Data in this exercise
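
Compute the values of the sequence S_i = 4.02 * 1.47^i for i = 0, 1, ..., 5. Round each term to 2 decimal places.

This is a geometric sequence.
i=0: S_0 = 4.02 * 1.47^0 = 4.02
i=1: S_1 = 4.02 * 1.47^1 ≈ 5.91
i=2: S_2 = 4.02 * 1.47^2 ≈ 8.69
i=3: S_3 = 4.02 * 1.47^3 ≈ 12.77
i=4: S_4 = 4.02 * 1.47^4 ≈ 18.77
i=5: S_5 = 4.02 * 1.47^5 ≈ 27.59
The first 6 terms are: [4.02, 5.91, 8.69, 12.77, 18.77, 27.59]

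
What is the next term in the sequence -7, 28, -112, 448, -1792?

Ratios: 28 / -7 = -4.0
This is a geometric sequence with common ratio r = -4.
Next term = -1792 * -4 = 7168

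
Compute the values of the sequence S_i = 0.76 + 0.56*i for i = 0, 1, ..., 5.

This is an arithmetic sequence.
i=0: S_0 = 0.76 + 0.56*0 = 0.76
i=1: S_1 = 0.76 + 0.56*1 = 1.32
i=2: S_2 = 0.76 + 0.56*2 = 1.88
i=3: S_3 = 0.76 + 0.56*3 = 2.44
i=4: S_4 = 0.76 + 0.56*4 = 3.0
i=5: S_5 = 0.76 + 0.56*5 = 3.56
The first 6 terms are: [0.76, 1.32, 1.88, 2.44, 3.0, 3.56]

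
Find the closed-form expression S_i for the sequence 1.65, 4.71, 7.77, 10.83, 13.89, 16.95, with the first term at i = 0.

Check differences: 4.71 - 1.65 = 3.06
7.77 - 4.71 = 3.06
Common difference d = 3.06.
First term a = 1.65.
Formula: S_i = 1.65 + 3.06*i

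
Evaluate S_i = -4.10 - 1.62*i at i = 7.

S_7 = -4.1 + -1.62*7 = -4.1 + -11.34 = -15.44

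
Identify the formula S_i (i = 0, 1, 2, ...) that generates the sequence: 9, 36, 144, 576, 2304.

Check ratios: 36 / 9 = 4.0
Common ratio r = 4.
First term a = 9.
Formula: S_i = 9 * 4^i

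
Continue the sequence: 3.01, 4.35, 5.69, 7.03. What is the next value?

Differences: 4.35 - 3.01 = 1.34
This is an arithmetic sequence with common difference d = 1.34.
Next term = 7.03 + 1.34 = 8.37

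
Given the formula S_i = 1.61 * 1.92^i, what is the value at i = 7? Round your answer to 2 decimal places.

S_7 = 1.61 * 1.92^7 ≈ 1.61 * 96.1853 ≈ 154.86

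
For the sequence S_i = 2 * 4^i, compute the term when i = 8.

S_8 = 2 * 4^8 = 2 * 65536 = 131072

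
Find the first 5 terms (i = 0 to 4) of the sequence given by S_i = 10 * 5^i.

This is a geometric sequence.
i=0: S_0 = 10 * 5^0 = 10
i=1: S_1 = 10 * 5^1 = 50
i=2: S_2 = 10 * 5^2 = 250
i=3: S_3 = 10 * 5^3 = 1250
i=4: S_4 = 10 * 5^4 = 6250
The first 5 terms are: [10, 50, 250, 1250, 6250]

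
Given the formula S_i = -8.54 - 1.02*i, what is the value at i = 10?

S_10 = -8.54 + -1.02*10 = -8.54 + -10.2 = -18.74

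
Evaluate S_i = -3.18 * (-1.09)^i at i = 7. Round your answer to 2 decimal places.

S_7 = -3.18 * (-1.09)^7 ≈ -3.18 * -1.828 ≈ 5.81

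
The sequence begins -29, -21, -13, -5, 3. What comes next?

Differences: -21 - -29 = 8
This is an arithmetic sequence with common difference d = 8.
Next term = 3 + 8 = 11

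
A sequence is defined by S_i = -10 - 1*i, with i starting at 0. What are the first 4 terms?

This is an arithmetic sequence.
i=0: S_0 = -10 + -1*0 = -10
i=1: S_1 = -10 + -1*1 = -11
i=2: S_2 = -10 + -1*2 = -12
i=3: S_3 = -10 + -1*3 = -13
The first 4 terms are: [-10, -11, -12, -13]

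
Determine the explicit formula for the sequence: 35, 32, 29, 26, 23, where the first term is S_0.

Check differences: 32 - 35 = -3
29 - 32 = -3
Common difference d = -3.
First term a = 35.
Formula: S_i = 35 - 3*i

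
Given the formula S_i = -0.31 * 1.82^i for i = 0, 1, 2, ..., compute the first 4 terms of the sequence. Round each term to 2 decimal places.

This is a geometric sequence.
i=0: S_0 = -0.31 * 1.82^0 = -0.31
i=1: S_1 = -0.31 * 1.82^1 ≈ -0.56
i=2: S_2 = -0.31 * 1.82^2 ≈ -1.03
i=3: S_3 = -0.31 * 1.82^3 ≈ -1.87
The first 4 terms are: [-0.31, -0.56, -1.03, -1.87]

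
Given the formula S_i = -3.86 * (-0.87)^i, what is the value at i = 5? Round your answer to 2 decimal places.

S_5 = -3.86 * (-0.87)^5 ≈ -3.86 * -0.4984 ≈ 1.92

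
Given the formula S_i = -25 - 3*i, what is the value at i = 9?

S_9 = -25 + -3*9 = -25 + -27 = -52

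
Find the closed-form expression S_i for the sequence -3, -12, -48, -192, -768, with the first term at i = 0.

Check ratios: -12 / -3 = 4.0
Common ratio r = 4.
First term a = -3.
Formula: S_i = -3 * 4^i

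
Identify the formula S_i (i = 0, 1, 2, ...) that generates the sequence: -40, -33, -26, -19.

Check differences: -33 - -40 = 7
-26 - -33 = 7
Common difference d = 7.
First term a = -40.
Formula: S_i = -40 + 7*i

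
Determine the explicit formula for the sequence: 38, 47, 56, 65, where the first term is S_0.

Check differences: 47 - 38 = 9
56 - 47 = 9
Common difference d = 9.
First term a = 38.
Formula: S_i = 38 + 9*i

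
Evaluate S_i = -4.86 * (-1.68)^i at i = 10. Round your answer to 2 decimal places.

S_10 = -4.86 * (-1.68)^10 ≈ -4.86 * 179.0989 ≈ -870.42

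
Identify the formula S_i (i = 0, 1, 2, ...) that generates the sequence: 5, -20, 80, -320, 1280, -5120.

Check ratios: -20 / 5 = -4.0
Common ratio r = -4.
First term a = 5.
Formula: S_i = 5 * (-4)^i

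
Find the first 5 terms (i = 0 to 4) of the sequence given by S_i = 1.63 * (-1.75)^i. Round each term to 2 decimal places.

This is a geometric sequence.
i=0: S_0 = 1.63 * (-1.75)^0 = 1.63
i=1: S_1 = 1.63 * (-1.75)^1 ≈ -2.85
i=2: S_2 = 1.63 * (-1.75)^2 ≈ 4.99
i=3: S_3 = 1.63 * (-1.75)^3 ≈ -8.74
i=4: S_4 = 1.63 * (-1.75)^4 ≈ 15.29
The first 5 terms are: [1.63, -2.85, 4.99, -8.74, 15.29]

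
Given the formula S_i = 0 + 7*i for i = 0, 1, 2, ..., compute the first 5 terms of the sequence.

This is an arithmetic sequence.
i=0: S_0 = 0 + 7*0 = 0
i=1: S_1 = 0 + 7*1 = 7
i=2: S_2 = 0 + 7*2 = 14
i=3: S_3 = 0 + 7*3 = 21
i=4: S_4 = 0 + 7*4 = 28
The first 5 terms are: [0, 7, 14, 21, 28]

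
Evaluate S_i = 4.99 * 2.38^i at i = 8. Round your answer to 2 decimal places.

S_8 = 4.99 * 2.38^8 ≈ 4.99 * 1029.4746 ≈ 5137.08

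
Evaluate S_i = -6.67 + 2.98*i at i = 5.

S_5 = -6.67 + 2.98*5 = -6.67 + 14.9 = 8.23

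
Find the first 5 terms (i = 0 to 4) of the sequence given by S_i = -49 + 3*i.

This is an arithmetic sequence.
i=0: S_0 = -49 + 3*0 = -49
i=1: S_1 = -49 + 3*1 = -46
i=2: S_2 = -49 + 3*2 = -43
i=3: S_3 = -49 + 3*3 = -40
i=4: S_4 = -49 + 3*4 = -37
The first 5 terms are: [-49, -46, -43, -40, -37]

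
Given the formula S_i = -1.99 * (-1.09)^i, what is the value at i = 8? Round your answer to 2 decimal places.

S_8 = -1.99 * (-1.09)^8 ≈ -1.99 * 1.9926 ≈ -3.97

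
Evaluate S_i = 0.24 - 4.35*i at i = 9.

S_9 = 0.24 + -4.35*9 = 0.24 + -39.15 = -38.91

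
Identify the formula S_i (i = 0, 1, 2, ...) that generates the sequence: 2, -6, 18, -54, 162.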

What the task requires
Nothing but the lines from the one containing "Evaluate S_i = 4.99" through the last line of the listing should be output, each exactly as written.

Your solution
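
Evaluate S_i = 4.99 * 2.38^i at i = 8. Round your answer to 2 decimal places.

S_8 = 4.99 * 2.38^8 ≈ 4.99 * 1029.4746 ≈ 5137.08

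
Evaluate S_i = -6.67 + 2.98*i at i = 5.

S_5 = -6.67 + 2.98*5 = -6.67 + 14.9 = 8.23

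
Find the first 5 terms (i = 0 to 4) of the sequence given by S_i = -49 + 3*i.

This is an arithmetic sequence.
i=0: S_0 = -49 + 3*0 = -49
i=1: S_1 = -49 + 3*1 = -46
i=2: S_2 = -49 + 3*2 = -43
i=3: S_3 = -49 + 3*3 = -40
i=4: S_4 = -49 + 3*4 = -37
The first 5 terms are: [-49, -46, -43, -40, -37]

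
Given the formula S_i = -1.99 * (-1.09)^i, what is the value at i = 8? Round your answer to 2 decimal places.

S_8 = -1.99 * (-1.09)^8 ≈ -1.99 * 1.9926 ≈ -3.97

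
Evaluate S_i = 0.24 - 4.35*i at i = 9.

S_9 = 0.24 + -4.35*9 = 0.24 + -39.15 = -38.91

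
Identify the formula S_i (i = 0, 1, 2, ...) that generates the sequence: 2, -6, 18, -54, 162.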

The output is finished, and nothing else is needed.